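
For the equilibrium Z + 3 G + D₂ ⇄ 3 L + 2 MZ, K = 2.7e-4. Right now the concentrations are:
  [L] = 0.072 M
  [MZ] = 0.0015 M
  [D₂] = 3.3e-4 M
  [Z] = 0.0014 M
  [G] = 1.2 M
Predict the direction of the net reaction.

in the reverse direction

Q = [L]³·[MZ]² / ([Z]·[G]³·[D₂]) = (0.072)³·(0.0015)² / ((0.0014)·(1.2)³·(3.3e-4)) = 0.0011
Q = 0.0011 > K = 2.7e-4, so the reverse reaction proceeds.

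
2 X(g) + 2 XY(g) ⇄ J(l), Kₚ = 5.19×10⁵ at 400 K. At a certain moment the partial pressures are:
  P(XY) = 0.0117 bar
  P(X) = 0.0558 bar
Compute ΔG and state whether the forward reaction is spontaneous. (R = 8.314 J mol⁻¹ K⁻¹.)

(J is a pure liquid — omitted from Qₚ.)
Qₚ = 1 / (P(X)²·P(XY)²) = 1 / ((0.0558)²·(0.0117)²) = 2.35×10⁶
ΔG = RT ln(Qₚ/Kₚ) = (8.314 J mol⁻¹ K⁻¹)(400 K) × ln(2.35×10⁶/5.19×10⁵)
   = (3.326 kJ/mol)(1.510) = 5.02 kJ/mol
ΔG > 0, so the forward reaction is non-spontaneous (proceeds in reverse).

ΔG = 5.02 kJ/mol; the forward reaction is non-spontaneous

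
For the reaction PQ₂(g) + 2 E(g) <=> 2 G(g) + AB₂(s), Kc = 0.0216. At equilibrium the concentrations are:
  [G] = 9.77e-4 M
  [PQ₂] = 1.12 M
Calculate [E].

(AB₂ is a pure solid — omitted from Kc.)
At equilibrium, Kc = [G]² / ([PQ₂]·[E]²) = 0.0216.
(9.77e-4)² / ((1.12)·([E])²) = 0.0216
[E]² = 3.95e-5 ⇒ [E] = 0.00628 M

[E] = 0.00628 M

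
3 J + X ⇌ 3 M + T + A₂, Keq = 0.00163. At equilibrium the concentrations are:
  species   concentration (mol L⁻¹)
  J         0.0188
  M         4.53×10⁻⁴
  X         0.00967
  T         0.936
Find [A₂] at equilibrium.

At equilibrium, Keq = [M]³·[T]·[A₂] / ([J]³·[X]) = 0.00163.
(4.53×10⁻⁴)³·(0.936)·([A₂]) / ((0.0188)³·(0.00967)) = 0.00163
[A₂] = 1.20 mol L⁻¹

[A₂] = 1.20 mol L⁻¹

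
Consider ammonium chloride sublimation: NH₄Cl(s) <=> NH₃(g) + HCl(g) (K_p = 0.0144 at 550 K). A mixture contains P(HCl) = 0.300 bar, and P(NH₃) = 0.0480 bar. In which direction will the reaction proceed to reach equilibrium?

at equilibrium

(NH₄Cl is a pure solid — omitted from Q_p.)
Q_p = P(NH₃)·P(HCl) = (0.0480)·(0.300) = 0.0144
Q_p = 0.0144 = K_p, so the system is already at equilibrium.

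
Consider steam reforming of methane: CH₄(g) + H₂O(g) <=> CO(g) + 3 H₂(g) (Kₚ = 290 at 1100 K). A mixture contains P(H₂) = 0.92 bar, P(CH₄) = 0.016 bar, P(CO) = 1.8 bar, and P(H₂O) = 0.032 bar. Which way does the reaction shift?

toward reactants

Qₚ = P(CO)·P(H₂)³ / (P(CH₄)·P(H₂O)) = (1.8)·(0.92)³ / ((0.016)·(0.032)) = 2700
Qₚ = 2700 > Kₚ = 290, so the reverse reaction proceeds.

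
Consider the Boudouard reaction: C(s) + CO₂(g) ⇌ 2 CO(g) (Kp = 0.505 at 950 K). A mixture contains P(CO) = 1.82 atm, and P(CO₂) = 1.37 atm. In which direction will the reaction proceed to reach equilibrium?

in the reverse direction

(C is a pure solid — omitted from Qp.)
Qp = P(CO)² / P(CO₂) = (1.82)² / (1.37) = 2.42
Qp = 2.42 > Kp = 0.505, so the reverse reaction proceeds.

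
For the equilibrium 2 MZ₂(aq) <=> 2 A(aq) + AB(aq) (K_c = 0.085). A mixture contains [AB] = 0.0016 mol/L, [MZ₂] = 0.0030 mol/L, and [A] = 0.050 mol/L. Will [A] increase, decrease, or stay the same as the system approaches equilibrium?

Q_c = [A]²·[AB] / [MZ₂]² = (0.050)²·(0.0016) / (0.0030)² = 0.44
Q_c = 0.44 > K_c = 0.085: net reverse reaction.
A is a product, so it decreases.

decrease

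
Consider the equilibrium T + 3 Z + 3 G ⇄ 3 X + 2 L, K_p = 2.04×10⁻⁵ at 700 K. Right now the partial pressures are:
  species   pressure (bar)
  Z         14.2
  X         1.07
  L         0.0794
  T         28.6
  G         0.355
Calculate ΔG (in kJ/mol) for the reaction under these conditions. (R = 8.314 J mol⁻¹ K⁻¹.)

Q_p = P(X)³·P(L)² / (P(T)·P(Z)³·P(G)³) = (1.07)³·(0.0794)² / ((28.6)·(14.2)³·(0.355)³) = 2.11×10⁻⁶
ΔG = RT ln(Q_p/K_p) = (8.314 J mol⁻¹ K⁻¹)(700 K) × ln(2.11×10⁻⁶/2.04×10⁻⁵)
   = (5.820 kJ/mol)(-2.269) = -13.2 kJ/mol
ΔG < 0, so the forward reaction is spontaneous (proceeds forward).

ΔG = -13.2 kJ/mol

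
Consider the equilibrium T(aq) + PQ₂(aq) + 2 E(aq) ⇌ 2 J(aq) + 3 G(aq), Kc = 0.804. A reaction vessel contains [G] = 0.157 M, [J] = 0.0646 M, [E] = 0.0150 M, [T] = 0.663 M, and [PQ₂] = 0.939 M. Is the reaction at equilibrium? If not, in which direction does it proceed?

Qc = [J]²·[G]³ / ([T]·[PQ₂]·[E]²) = (0.0646)²·(0.157)³ / ((0.663)·(0.939)·(0.0150)²) = 0.115
Qc = 0.115 < Kc = 0.804, so the forward reaction proceeds.

to the right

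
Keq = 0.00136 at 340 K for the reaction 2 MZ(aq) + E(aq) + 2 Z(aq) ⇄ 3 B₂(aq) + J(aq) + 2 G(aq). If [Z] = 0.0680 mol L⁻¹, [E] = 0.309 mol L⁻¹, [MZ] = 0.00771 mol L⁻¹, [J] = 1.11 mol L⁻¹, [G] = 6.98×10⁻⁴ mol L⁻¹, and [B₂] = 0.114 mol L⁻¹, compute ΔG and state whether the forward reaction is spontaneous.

Q = [B₂]³·[J]·[G]² / ([MZ]²·[E]·[Z]²) = (0.114)³·(1.11)·(6.98×10⁻⁴)² / ((0.00771)²·(0.309)·(0.0680)²) = 0.00943
ΔG = RT ln(Q/Keq) = (8.314 J mol⁻¹ K⁻¹)(340 K) × ln(0.00943/0.00136)
   = (2.827 kJ/mol)(1.936) = 5.47 kJ/mol
ΔG > 0, so the forward reaction is non-spontaneous (proceeds in reverse).

ΔG = 5.47 kJ/mol; the forward reaction is non-spontaneous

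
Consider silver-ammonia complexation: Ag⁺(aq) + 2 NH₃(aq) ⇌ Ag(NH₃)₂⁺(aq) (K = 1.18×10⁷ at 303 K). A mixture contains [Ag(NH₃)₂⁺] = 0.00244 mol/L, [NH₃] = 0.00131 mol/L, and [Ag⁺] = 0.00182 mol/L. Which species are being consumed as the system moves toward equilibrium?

Q = [Ag(NH₃)₂⁺] / ([Ag⁺]·[NH₃]²) = (0.00244) / ((0.00182)·(0.00131)²) = 7.81×10⁵
Q = 7.81×10⁵ < K = 1.18×10⁷: net forward reaction.

Ag⁺, NH₃ (reactants)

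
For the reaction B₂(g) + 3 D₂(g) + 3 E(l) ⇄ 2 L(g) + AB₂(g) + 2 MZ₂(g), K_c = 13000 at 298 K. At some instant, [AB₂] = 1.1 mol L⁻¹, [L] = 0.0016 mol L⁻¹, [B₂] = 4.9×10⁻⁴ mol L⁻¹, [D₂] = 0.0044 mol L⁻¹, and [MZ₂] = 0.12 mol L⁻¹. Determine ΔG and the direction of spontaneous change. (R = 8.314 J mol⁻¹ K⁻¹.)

ΔG = -6.43 kJ/mol; the forward reaction is spontaneous

(E is a pure liquid — omitted from Q_c.)
Q_c = [L]²·[AB₂]·[MZ₂]² / ([B₂]·[D₂]³) = (0.0016)²·(1.1)·(0.12)² / ((4.9×10⁻⁴)·(0.0044)³) = 971
ΔG = RT ln(Q_c/K_c) = (8.314 J mol⁻¹ K⁻¹)(298 K) × ln(971/13000)
   = (2.478 kJ/mol)(-2.594) = -6.43 kJ/mol
ΔG < 0, so the forward reaction is spontaneous (proceeds forward).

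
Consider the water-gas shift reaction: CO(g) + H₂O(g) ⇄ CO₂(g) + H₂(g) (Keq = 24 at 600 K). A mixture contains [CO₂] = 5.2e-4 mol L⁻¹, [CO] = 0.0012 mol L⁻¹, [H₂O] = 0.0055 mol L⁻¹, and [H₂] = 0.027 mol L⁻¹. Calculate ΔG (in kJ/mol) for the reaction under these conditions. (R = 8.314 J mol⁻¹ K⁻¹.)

ΔG = -12.1 kJ/mol

Q = [CO₂]·[H₂] / ([CO]·[H₂O]) = (5.2e-4)·(0.027) / ((0.0012)·(0.0055)) = 2.13
ΔG = RT ln(Q/Keq) = (8.314 J mol⁻¹ K⁻¹)(600 K) × ln(2.13/24)
   = (4.988 kJ/mol)(-2.422) = -12.1 kJ/mol
ΔG < 0, so the forward reaction is spontaneous (proceeds forward).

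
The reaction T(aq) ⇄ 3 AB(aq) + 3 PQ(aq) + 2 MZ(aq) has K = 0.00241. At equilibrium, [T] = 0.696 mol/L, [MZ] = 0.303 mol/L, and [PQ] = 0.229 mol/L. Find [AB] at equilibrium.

At equilibrium, K = [AB]³·[PQ]³·[MZ]² / [T] = 0.00241.
([AB])³·(0.229)³·(0.303)² / (0.696) = 0.00241
[AB]³ = 1.52 ⇒ [AB] = 1.15 mol/L

[AB] = 1.15 mol/L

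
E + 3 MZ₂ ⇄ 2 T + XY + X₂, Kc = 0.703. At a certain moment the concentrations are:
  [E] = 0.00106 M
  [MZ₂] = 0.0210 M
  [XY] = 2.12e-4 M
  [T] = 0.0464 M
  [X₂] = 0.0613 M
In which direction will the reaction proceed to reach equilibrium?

Qc = [T]²·[XY]·[X₂] / ([E]·[MZ₂]³) = (0.0464)²·(2.12e-4)·(0.0613) / ((0.00106)·(0.0210)³) = 2.85
Qc = 2.85 > Kc = 0.703, so the reverse reaction proceeds.

toward reactants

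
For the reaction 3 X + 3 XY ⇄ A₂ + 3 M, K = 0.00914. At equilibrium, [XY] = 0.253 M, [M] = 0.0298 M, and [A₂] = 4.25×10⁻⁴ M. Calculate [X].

[X] = 0.0424 M

At equilibrium, K = [A₂]·[M]³ / ([X]³·[XY]³) = 0.00914.
(4.25×10⁻⁴)·(0.0298)³ / (([X])³·(0.253)³) = 0.00914
[X]³ = 7.60×10⁻⁵ ⇒ [X] = 0.0424 M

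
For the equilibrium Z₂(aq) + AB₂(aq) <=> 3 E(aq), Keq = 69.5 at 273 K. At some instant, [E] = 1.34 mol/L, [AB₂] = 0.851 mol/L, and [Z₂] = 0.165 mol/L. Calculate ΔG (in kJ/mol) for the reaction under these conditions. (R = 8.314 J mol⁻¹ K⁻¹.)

ΔG = -3.18 kJ/mol

Q = [E]³ / ([Z₂]·[AB₂]) = (1.34)³ / ((0.165)·(0.851)) = 17.1
ΔG = RT ln(Q/Keq) = (8.314 J mol⁻¹ K⁻¹)(273 K) × ln(17.1/69.5)
   = (2.270 kJ/mol)(-1.402) = -3.18 kJ/mol
ΔG < 0, so the forward reaction is spontaneous (proceeds forward).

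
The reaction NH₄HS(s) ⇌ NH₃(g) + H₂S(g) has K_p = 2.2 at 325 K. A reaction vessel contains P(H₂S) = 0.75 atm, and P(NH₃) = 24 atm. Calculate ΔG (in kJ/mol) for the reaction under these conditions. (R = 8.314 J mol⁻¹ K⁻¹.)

ΔG = 5.68 kJ/mol

(NH₄HS is a pure solid — omitted from Q_p.)
Q_p = P(NH₃)·P(H₂S) = (24)·(0.75) = 18.0
ΔG = RT ln(Q_p/K_p) = (8.314 J mol⁻¹ K⁻¹)(325 K) × ln(18.0/2.2)
   = (2.702 kJ/mol)(2.102) = 5.68 kJ/mol
ΔG > 0, so the forward reaction is non-spontaneous (proceeds in reverse).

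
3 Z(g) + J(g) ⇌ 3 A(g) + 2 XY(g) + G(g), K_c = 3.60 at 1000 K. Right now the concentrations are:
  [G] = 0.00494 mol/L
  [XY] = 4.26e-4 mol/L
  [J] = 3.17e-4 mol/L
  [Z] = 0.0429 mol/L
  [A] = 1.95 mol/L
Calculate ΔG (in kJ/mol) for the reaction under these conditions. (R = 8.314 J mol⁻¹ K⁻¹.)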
========================================================================
> **Work to be completed**
Would you show each line of the material above that contains the string "certain"?

> **Output of the task**
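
2 X(g) + 2 XY(g) ⇄ J(l), Kₚ = 5.19×10⁵ at 400 K. At a certain moment the partial pressures are:
E + 3 MZ₂ ⇄ 2 T + XY + X₂, Kc = 0.703. At a certain moment the concentrations are: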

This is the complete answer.